◆ Exercise aim
Beneath this instruction is a listing. Transcribe from it only the stretch from the line with "The *sovP* gene" through the line with "LomN is always present in the cell.", both end lines included, exactly as written.

*** Block opens ***

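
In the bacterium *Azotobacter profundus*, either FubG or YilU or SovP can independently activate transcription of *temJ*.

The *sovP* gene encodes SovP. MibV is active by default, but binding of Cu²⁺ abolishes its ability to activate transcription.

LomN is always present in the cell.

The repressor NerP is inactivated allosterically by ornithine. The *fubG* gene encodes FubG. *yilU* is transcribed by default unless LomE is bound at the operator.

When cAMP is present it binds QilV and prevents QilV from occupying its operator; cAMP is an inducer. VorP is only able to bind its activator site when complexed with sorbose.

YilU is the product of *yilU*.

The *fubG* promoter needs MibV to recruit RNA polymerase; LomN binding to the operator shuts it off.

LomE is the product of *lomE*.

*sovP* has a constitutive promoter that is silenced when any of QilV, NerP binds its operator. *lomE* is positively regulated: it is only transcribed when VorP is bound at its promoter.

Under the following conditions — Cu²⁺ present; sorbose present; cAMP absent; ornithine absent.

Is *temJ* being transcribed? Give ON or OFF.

LomN is produced constitutively and is active.
Cu²⁺ is present, so MibV is inactive.
With repressor LomN bound, *fubG* is not transcribed.
So FubG is not produced.
Sorbose is present, so VorP is active.
No repressor is bound and VorP is active, so *lomE* is transcribed.
So LomE is produced and active.
With repressor LomE bound, *yilU* is not transcribed.
So YilU is not produced.
cAMP is absent, so QilV is active.
Ornithine is absent, so NerP is active.
With repressor QilV bound, *sovP* is not transcribed.
So SovP is not produced.
No activator is available at the *temJ* promoter, so *temJ* is not transcribed.

OFF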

*** Block closes ***

◆ Response box
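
The *sovP* gene encodes SovP. MibV is active by default, but binding of Cu²⁺ abolishes its ability to activate transcription.

LomN is always present in the cell.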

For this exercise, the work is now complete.